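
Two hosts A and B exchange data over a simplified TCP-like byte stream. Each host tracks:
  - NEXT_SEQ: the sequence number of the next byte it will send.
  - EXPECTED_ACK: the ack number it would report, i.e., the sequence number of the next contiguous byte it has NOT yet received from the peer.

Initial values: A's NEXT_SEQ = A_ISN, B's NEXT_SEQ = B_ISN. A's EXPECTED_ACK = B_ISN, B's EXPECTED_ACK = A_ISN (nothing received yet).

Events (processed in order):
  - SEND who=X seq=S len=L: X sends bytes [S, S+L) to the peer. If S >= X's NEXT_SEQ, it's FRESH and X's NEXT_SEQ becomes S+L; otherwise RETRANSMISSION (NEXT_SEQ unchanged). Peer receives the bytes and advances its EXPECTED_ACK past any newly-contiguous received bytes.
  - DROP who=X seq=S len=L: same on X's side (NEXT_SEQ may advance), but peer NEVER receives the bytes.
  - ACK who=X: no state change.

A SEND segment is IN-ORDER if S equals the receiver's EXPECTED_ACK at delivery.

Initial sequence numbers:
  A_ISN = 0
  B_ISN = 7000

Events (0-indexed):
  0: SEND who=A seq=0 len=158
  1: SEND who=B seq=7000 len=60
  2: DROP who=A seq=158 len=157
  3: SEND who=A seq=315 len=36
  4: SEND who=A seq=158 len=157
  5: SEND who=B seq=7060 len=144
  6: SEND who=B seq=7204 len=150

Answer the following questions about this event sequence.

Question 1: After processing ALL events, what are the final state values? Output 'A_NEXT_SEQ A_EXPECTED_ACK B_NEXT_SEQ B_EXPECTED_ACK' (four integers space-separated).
Answer: 351 7354 7354 351

Derivation:
After event 0: A_seq=158 A_ack=7000 B_seq=7000 B_ack=158
After event 1: A_seq=158 A_ack=7060 B_seq=7060 B_ack=158
After event 2: A_seq=315 A_ack=7060 B_seq=7060 B_ack=158
After event 3: A_seq=351 A_ack=7060 B_seq=7060 B_ack=158
After event 4: A_seq=351 A_ack=7060 B_seq=7060 B_ack=351
After event 5: A_seq=351 A_ack=7204 B_seq=7204 B_ack=351
After event 6: A_seq=351 A_ack=7354 B_seq=7354 B_ack=351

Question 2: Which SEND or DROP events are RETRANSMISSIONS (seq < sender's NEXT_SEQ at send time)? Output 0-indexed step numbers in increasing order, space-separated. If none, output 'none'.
Step 0: SEND seq=0 -> fresh
Step 1: SEND seq=7000 -> fresh
Step 2: DROP seq=158 -> fresh
Step 3: SEND seq=315 -> fresh
Step 4: SEND seq=158 -> retransmit
Step 5: SEND seq=7060 -> fresh
Step 6: SEND seq=7204 -> fresh

Answer: 4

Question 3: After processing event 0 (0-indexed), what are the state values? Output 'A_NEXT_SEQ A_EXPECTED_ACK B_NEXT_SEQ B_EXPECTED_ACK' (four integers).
After event 0: A_seq=158 A_ack=7000 B_seq=7000 B_ack=158

158 7000 7000 158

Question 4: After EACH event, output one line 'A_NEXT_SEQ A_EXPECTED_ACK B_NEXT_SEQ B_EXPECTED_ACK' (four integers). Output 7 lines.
158 7000 7000 158
158 7060 7060 158
315 7060 7060 158
351 7060 7060 158
351 7060 7060 351
351 7204 7204 351
351 7354 7354 351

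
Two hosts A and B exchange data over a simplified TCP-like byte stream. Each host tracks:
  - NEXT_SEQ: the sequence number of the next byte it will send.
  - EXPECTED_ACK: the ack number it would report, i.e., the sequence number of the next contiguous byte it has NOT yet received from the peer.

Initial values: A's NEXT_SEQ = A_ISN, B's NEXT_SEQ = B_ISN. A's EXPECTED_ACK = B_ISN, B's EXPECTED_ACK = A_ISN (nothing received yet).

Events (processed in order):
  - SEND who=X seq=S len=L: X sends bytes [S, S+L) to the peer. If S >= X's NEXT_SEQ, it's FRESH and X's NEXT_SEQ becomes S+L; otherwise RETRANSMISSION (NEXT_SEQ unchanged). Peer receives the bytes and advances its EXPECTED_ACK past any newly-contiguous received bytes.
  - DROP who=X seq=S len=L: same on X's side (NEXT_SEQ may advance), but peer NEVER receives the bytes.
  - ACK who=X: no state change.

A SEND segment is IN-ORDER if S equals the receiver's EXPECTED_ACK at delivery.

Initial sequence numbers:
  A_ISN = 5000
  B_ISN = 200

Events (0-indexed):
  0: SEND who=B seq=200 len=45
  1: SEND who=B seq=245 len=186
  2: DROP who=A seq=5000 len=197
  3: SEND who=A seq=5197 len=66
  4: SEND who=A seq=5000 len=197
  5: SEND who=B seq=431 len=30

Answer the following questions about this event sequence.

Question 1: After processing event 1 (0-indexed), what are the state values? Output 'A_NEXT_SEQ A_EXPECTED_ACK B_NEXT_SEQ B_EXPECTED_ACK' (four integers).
After event 0: A_seq=5000 A_ack=245 B_seq=245 B_ack=5000
After event 1: A_seq=5000 A_ack=431 B_seq=431 B_ack=5000

5000 431 431 5000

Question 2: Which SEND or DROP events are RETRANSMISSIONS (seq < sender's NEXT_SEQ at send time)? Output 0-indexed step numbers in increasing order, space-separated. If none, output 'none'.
Step 0: SEND seq=200 -> fresh
Step 1: SEND seq=245 -> fresh
Step 2: DROP seq=5000 -> fresh
Step 3: SEND seq=5197 -> fresh
Step 4: SEND seq=5000 -> retransmit
Step 5: SEND seq=431 -> fresh

Answer: 4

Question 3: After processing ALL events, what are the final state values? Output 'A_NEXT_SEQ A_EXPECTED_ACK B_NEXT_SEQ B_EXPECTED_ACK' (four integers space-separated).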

******************************

EXERCISE DETAILS
The answer must be an exact transcription of every record above.

RESULT
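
Two hosts A and B exchange data over a simplified TCP-like byte stream. Each host tracks:
  - NEXT_SEQ: the sequence number of the next byte it will send.
  - EXPECTED_ACK: the ack number it would report, i.e., the sequence number of the next contiguous byte it has NOT yet received from the peer.

Initial values: A's NEXT_SEQ = A_ISN, B's NEXT_SEQ = B_ISN. A's EXPECTED_ACK = B_ISN, B's EXPECTED_ACK = A_ISN (nothing received yet).

Events (processed in order):
  - SEND who=X seq=S len=L: X sends bytes [S, S+L) to the peer. If S >= X's NEXT_SEQ, it's FRESH and X's NEXT_SEQ becomes S+L; otherwise RETRANSMISSION (NEXT_SEQ unchanged). Peer receives the bytes and advances its EXPECTED_ACK past any newly-contiguous received bytes.
  - DROP who=X seq=S len=L: same on X's side (NEXT_SEQ may advance), but peer NEVER receives the bytes.
  - ACK who=X: no state change.

A SEND segment is IN-ORDER if S equals the receiver's EXPECTED_ACK at delivery.

Initial sequence numbers:
  A_ISN = 0
  B_ISN = 7000

Events (0-indexed):
  0: SEND who=A seq=0 len=158
  1: SEND who=B seq=7000 len=60
  2: DROP who=A seq=158 len=157
  3: SEND who=A seq=315 len=36
  4: SEND who=A seq=158 len=157
  5: SEND who=B seq=7060 len=144
  6: SEND who=B seq=7204 len=150

Answer the following questions about this event sequence.

Question 1: After processing ALL events, what are the final state values? Output 'A_NEXT_SEQ A_EXPECTED_ACK B_NEXT_SEQ B_EXPECTED_ACK' (four integers space-separated).
Answer: 351 7354 7354 351

Derivation:
After event 0: A_seq=158 A_ack=7000 B_seq=7000 B_ack=158
After event 1: A_seq=158 A_ack=7060 B_seq=7060 B_ack=158
After event 2: A_seq=315 A_ack=7060 B_seq=7060 B_ack=158
After event 3: A_seq=351 A_ack=7060 B_seq=7060 B_ack=158
After event 4: A_seq=351 A_ack=7060 B_seq=7060 B_ack=351
After event 5: A_seq=351 A_ack=7204 B_seq=7204 B_ack=351
After event 6: A_seq=351 A_ack=7354 B_seq=7354 B_ack=351

Question 2: Which SEND or DROP events are RETRANSMISSIONS (seq < sender's NEXT_SEQ at send time)? Output 0-indexed step numbers in increasing order, space-separated. If none, output 'none'.
Step 0: SEND seq=0 -> fresh
Step 1: SEND seq=7000 -> fresh
Step 2: DROP seq=158 -> fresh
Step 3: SEND seq=315 -> fresh
Step 4: SEND seq=158 -> retransmit
Step 5: SEND seq=7060 -> fresh
Step 6: SEND seq=7204 -> fresh

Answer: 4

Question 3: After processing event 0 (0-indexed), what are the state values? Output 'A_NEXT_SEQ A_EXPECTED_ACK B_NEXT_SEQ B_EXPECTED_ACK' (four integers).
After event 0: A_seq=158 A_ack=7000 B_seq=7000 B_ack=158

158 7000 7000 158

Question 4: After EACH event, output one line 'A_NEXT_SEQ A_EXPECTED_ACK B_NEXT_SEQ B_EXPECTED_ACK' (four integers). Output 7 lines.
158 7000 7000 158
158 7060 7060 158
315 7060 7060 158
351 7060 7060 158
351 7060 7060 351
351 7204 7204 351
351 7354 7354 351

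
Two hosts A and B exchange data over a simplified TCP-like byte stream. Each host tracks:
  - NEXT_SEQ: the sequence number of the next byte it will send.
  - EXPECTED_ACK: the ack number it would report, i.e., the sequence number of the next contiguous byte it has NOT yet received from the peer.

Initial values: A's NEXT_SEQ = A_ISN, B's NEXT_SEQ = B_ISN. A's EXPECTED_ACK = B_ISN, B's EXPECTED_ACK = A_ISN (nothing received yet).

Events (processed in order):
  - SEND who=X seq=S len=L: X sends bytes [S, S+L) to the peer. If S >= X's NEXT_SEQ, it's FRESH and X's NEXT_SEQ becomes S+L; otherwise RETRANSMISSION (NEXT_SEQ unchanged). Peer receives the bytes and advances its EXPECTED_ACK past any newly-contiguous received bytes.
  - DROP who=X seq=S len=L: same on X's side (NEXT_SEQ may advance), but peer NEVER receives the bytes.
  - ACK who=X: no state change.

A SEND segment is IN-ORDER if S equals the receiver's EXPECTED_ACK at delivery.

Initial sequence numbers:
  A_ISN = 5000
  B_ISN = 200

Events (0-indexed):
  0: SEND who=B seq=200 len=45
  1: SEND who=B seq=245 len=186
  2: DROP who=A seq=5000 len=197
  3: SEND who=A seq=5197 len=66
  4: SEND who=A seq=5000 len=197
  5: SEND who=B seq=431 len=30

Answer the following questions about this event sequence.

Question 1: After processing event 1 (0-indexed), what are the state values? Output 'A_NEXT_SEQ A_EXPECTED_ACK B_NEXT_SEQ B_EXPECTED_ACK' (four integers).
After event 0: A_seq=5000 A_ack=245 B_seq=245 B_ack=5000
After event 1: A_seq=5000 A_ack=431 B_seq=431 B_ack=5000

5000 431 431 5000

Question 2: Which SEND or DROP events are RETRANSMISSIONS (seq < sender's NEXT_SEQ at send time)? Output 0-indexed step numbers in increasing order, space-separated. If none, output 'none'.
Step 0: SEND seq=200 -> fresh
Step 1: SEND seq=245 -> fresh
Step 2: DROP seq=5000 -> fresh
Step 3: SEND seq=5197 -> fresh
Step 4: SEND seq=5000 -> retransmit
Step 5: SEND seq=431 -> fresh

Answer: 4

Question 3: After processing ALL events, what are the final state values? Output 'A_NEXT_SEQ A_EXPECTED_ACK B_NEXT_SEQ B_EXPECTED_ACK' (four integers space-separated).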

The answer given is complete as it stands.